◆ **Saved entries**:
####################

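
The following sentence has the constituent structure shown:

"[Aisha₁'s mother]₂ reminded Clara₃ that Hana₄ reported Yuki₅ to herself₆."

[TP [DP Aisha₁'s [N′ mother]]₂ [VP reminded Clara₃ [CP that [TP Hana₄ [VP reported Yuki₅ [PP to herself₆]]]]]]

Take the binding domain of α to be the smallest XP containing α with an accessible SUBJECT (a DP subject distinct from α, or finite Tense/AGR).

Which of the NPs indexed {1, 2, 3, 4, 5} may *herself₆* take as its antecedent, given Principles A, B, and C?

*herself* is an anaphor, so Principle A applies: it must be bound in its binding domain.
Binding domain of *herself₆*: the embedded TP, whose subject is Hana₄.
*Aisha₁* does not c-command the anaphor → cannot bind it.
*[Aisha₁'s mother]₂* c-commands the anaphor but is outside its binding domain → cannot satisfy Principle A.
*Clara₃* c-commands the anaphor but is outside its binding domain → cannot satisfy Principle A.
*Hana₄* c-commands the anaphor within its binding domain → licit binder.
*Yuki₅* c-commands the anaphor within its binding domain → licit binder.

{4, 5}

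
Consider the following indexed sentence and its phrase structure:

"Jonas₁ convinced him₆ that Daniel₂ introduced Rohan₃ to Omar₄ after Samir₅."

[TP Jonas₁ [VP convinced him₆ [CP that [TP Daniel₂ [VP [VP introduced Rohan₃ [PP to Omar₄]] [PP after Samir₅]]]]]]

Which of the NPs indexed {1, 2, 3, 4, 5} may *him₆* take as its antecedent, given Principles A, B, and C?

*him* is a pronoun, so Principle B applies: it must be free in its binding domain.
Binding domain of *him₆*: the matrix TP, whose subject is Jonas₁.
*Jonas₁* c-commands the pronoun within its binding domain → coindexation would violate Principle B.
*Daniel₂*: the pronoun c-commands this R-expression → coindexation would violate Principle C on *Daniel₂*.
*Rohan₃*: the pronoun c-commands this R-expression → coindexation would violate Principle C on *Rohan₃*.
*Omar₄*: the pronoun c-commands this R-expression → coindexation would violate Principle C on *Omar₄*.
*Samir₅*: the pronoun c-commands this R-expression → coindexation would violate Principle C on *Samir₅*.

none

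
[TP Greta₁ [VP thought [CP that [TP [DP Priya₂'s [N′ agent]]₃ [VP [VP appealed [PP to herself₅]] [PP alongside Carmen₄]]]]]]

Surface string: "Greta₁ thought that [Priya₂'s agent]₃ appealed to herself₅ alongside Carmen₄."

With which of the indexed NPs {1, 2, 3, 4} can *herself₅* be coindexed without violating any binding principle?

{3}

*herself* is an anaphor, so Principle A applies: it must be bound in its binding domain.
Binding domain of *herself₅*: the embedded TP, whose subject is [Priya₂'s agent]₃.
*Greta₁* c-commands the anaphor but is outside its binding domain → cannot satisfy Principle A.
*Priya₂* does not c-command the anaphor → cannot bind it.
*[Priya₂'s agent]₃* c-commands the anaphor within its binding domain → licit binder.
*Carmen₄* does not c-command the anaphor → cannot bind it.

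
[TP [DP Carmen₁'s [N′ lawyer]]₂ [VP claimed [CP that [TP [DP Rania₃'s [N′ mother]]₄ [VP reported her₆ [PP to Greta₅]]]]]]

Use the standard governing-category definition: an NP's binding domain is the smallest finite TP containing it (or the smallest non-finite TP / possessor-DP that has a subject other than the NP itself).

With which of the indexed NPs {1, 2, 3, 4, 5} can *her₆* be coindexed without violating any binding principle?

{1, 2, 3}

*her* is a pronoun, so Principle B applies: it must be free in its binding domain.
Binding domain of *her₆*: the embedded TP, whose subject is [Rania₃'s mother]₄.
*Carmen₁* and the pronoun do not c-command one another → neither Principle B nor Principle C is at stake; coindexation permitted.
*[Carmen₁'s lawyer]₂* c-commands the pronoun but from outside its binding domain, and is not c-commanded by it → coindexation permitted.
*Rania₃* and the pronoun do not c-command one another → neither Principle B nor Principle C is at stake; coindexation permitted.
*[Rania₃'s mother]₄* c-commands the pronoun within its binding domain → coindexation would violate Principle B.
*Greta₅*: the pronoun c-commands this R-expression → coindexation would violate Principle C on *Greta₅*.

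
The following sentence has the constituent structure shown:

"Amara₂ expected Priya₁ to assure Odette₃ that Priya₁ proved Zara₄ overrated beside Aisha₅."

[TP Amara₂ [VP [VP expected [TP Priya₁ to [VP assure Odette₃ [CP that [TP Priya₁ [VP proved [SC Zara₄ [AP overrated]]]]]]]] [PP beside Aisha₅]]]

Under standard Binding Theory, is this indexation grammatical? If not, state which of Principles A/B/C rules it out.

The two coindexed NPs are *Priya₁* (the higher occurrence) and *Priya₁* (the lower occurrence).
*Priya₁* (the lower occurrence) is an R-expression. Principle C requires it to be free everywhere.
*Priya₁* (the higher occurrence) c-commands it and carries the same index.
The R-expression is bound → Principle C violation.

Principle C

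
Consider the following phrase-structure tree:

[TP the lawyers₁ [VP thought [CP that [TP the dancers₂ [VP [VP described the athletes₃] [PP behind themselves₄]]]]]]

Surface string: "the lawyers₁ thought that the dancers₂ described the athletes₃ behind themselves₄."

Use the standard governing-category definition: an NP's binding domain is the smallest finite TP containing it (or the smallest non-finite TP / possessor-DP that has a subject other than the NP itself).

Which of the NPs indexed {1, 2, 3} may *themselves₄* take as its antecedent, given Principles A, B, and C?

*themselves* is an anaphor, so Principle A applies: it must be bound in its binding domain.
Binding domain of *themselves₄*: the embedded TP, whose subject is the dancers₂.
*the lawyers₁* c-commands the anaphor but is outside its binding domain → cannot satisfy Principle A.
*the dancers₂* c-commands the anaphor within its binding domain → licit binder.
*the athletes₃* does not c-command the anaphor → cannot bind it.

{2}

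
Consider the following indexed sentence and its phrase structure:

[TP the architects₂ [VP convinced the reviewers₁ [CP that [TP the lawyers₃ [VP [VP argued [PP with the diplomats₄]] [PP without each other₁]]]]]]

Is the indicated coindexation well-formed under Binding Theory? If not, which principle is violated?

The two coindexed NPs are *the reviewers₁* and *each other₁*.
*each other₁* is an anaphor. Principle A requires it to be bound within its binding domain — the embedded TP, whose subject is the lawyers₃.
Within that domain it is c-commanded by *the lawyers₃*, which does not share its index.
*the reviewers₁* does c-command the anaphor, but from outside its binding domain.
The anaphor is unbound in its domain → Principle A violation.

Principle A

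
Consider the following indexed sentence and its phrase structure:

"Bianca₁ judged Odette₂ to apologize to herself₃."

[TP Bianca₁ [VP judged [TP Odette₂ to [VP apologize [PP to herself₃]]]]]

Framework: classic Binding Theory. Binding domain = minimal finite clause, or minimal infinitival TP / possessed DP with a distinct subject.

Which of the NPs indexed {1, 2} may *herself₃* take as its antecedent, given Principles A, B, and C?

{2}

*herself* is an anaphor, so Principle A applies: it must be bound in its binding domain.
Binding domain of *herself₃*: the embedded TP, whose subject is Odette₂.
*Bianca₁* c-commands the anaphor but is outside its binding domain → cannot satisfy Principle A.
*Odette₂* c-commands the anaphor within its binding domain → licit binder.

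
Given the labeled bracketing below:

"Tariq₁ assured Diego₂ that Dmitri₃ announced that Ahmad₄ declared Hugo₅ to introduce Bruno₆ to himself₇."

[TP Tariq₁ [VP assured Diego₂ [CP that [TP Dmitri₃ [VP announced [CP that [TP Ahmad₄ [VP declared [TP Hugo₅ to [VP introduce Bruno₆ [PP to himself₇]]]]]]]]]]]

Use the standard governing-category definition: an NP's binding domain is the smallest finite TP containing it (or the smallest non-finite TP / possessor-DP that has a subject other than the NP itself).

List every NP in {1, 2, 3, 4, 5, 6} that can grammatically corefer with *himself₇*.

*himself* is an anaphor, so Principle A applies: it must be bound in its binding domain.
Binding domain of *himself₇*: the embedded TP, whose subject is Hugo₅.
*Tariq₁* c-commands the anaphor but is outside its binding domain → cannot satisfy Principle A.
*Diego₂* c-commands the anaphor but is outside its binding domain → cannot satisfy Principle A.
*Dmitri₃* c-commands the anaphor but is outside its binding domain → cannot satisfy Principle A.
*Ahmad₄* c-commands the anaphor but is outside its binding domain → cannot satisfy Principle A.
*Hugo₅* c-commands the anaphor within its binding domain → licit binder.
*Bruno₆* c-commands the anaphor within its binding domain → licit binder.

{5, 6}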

####################

Going through the entries, return every line holding the word "expected".

◆ **Solution**:
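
"Amara₂ expected Priya₁ to assure Odette₃ that Priya₁ proved Zara₄ overrated beside Aisha₅."
[TP Amara₂ [VP [VP expected [TP Priya₁ to [VP assure Odette₃ [CP that [TP Priya₁ [VP proved [SC Zara₄ [AP overrated]]]]]]]] [PP beside Aisha₅]]]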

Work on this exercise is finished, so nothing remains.